**What to produce**
The lines to reproduce run from the first one below to the line containing "Answer: -467478", both included. Reproduce them exactly and nothing else.

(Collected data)

########################################

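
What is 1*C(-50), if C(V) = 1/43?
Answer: 1/43 ≈ 0.023256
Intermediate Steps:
C(V) = 1/43
1*C(-50) = 1*(1/43) = 1/43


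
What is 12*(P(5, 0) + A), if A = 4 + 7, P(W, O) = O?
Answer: 132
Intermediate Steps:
A = 11
12*(P(5, 0) + A) = 12*(0 + 11) = 12*11 = 132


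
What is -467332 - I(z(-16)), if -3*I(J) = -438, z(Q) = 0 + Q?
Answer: -467478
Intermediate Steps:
z(Q) = Q
I(J) = 146 (I(J) = -⅓*(-438) = 146)
-467332 - I(z(-16)) = -467332 - 1*146 = -467332 - 146 = -467478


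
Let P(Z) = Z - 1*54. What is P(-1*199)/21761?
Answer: -253/21761 ≈ -0.011626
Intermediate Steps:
P(Z) = -54 + Z (P(Z) = Z - 54 = -54 + Z)
P(-1*199)/21761 = (-54 - 1*199)/21761 = (-54 - 199)*(1/21761) = -253*1/21761 = -253/21761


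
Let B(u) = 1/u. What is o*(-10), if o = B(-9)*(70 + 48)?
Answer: 1180/9 ≈ 131.11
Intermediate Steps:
o = -118/9 (o = (70 + 48)/(-9) = -⅑*118 = -118/9 ≈ -13.111)
o*(-10) = -118/9*(-10) = 1180/9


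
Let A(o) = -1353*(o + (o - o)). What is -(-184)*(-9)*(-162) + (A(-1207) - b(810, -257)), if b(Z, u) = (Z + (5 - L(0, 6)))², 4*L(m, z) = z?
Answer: 4958243/4 ≈ 1.2396e+6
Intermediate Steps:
L(m, z) = z/4
b(Z, u) = (7/2 + Z)² (b(Z, u) = (Z + (5 - 6/4))² = (Z + (5 - 1*3/2))² = (Z + (5 - 3/2))² = (Z + 7/2)² = (7/2 + Z)²)
A(o) = -1353*o (A(o) = -1353*(o + 0) = -1353*o)
-(-184)*(-9)*(-162) + (A(-1207) - b(810, -257)) = -(-184)*(-9)*(-162) + (-1353*(-1207) - (7 + 2*810)²/4) = -92*18*(-162) + (1633071 - (7 + 1620)²/4) = -1656*(-162) + (1633071 - 1627²/4) = 268272 + (1633071 - 2647129/4) = 268272 + 3885155/4 = 4958243/4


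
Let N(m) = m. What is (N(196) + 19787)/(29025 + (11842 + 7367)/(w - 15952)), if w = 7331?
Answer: 57424481/83401772 ≈ 0.68853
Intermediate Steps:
(N(196) + 19787)/(29025 + (11842 + 7367)/(w - 15952)) = (196 + 19787)/(29025 + (11842 + 7367)/(7331 - 15952)) = 19983/(29025 + 19209/(-8621)) = 19983/(29025 + 19209*(-1/8621)) = 19983/(29025 - 19209/8621) = 19983/(250205316/8621) = 19983*(8621/250205316) = 57424481/83401772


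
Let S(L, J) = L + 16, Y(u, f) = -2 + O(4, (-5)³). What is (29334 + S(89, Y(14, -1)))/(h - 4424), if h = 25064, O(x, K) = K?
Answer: 9813/6880 ≈ 1.4263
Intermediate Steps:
Y(u, f) = -127 (Y(u, f) = -2 + (-5)³ = -2 - 125 = -127)
S(L, J) = 16 + L
(29334 + S(89, Y(14, -1)))/(h - 4424) = (29334 + (16 + 89))/(25064 - 4424) = (29334 + 105)/20640 = 29439*(1/20640) = 9813/6880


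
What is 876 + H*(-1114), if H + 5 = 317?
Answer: -346692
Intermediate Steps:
H = 312 (H = -5 + 317 = 312)
876 + H*(-1114) = 876 + 312*(-1114) = 876 - 347568 = -346692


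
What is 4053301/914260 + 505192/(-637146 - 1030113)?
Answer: 6296025734039/1524308213340 ≈ 4.1304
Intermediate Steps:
4053301/914260 + 505192/(-637146 - 1030113) = 4053301*(1/914260) + 505192/(-1667259) = 4053301/914260 + 505192*(-1/1667259) = 4053301/914260 - 505192/1667259 = 6296025734039/1524308213340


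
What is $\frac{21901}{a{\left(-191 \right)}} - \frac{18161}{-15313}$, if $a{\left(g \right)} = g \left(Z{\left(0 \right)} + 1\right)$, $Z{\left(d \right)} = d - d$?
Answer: $- \frac{331901262}{2924783} \approx -113.48$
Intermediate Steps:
$Z{\left(d \right)} = 0$
$a{\left(g \right)} = g$ ($a{\left(g \right)} = g \left(0 + 1\right) = g 1 = g$)
$\frac{21901}{a{\left(-191 \right)}} - \frac{18161}{-15313} = \frac{21901}{-191} - \frac{18161}{-15313} = 21901 \left(- \frac{1}{191}\right) - - \frac{18161}{15313} = - \frac{21901}{191} + \frac{18161}{15313} = - \frac{331901262}{2924783}$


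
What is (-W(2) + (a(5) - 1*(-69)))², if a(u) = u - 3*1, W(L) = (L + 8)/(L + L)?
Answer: 18769/4 ≈ 4692.3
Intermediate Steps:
W(L) = (8 + L)/(2*L) (W(L) = (8 + L)/((2*L)) = (8 + L)*(1/(2*L)) = (8 + L)/(2*L))
a(u) = -3 + u (a(u) = u - 3 = -3 + u)
(-W(2) + (a(5) - 1*(-69)))² = (-(8 + 2)/(2*2) + ((-3 + 5) - 1*(-69)))² = (-10/(2*2) + (2 + 69))² = (-1*5/2 + 71)² = (-5/2 + 71)² = (137/2)² = 18769/4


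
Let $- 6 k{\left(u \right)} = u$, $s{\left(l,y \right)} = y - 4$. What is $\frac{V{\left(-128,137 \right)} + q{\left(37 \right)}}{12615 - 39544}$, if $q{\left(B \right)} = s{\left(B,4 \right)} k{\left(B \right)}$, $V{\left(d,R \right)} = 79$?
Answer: $- \frac{79}{26929} \approx -0.0029336$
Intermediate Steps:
$s{\left(l,y \right)} = -4 + y$ ($s{\left(l,y \right)} = y - 4 = -4 + y$)
$k{\left(u \right)} = - \frac{u}{6}$
$q{\left(B \right)} = 0$ ($q{\left(B \right)} = \left(-4 + 4\right) \left(- \frac{B}{6}\right) = 0 \left(- \frac{B}{6}\right) = 0$)
$\frac{V{\left(-128,137 \right)} + q{\left(37 \right)}}{12615 - 39544} = \frac{79 + 0}{12615 - 39544} = \frac{79}{-26929} = 79 \left(- \frac{1}{26929}\right) = - \frac{79}{26929}$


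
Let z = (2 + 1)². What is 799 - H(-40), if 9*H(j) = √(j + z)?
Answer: 799 - I*√31/9 ≈ 799.0 - 0.61864*I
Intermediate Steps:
z = 9 (z = 3² = 9)
H(j) = √(9 + j)/9 (H(j) = √(j + 9)/9 = √(9 + j)/9)
799 - H(-40) = 799 - √(9 - 40)/9 = 799 - √(-31)/9 = 799 - I*√31/9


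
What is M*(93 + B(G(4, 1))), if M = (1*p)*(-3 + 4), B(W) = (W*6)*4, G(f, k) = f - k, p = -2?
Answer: -330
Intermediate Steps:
B(W) = 24*W (B(W) = (6*W)*4 = 24*W)
M = -2 (M = (1*(-2))*(-3 + 4) = -2*1 = -2)
M*(93 + B(G(4, 1))) = -2*(93 + 24*(4 - 1*1)) = -2*(93 + 24*(4 - 1)) = -2*(93 + 24*3) = -2*(93 + 72) = -2*165 = -330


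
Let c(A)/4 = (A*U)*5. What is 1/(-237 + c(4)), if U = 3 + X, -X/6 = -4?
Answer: 1/1923 ≈ 0.00052002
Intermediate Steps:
X = 24 (X = -6*(-4) = 24)
U = 27 (U = 3 + 24 = 27)
c(A) = 540*A (c(A) = 4*((A*27)*5) = 4*((27*A)*5) = 4*(135*A) = 540*A)
1/(-237 + c(4)) = 1/(-237 + 540*4) = 1/(-237 + 2160) = 1/1923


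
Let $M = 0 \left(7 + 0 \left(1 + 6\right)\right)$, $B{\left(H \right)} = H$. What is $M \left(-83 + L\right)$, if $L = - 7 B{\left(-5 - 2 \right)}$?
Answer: $0$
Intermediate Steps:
$L = 49$ ($L = - 7 \left(-5 - 2\right) = \left(-7\right) \left(-7\right) = 49$)
$M = 0$ ($M = 0 \left(7 + 0 \cdot 7\right) = 0 \left(7 + 0\right) = 0 \cdot 7 = 0$)
$M \left(-83 + L\right) = 0 \left(-83 + 49\right) = 0 \left(-34\right) = 0$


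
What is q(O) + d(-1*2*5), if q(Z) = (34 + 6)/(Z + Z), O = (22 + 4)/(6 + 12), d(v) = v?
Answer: 50/13 ≈ 3.8462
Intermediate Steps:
O = 13/9 (O = 26/18 = 26*(1/18) = 13/9 ≈ 1.4444)
q(Z) = 20/Z (q(Z) = 40/((2*Z)) = 40*(1/(2*Z)) = 20/Z)
q(O) + d(-1*2*5) = 20/(13/9) - 1*2*5 = 20*(9/13) - 2*5 = 180/13 - 10 = 50/13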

########################################

**Completed task**
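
What is 1*C(-50), if C(V) = 1/43?
Answer: 1/43 ≈ 0.023256
Intermediate Steps:
C(V) = 1/43
1*C(-50) = 1*(1/43) = 1/43


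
What is 12*(P(5, 0) + A), if A = 4 + 7, P(W, O) = O?
Answer: 132
Intermediate Steps:
A = 11
12*(P(5, 0) + A) = 12*(0 + 11) = 12*11 = 132


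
What is -467332 - I(z(-16)), if -3*I(J) = -438, z(Q) = 0 + Q?
Answer: -467478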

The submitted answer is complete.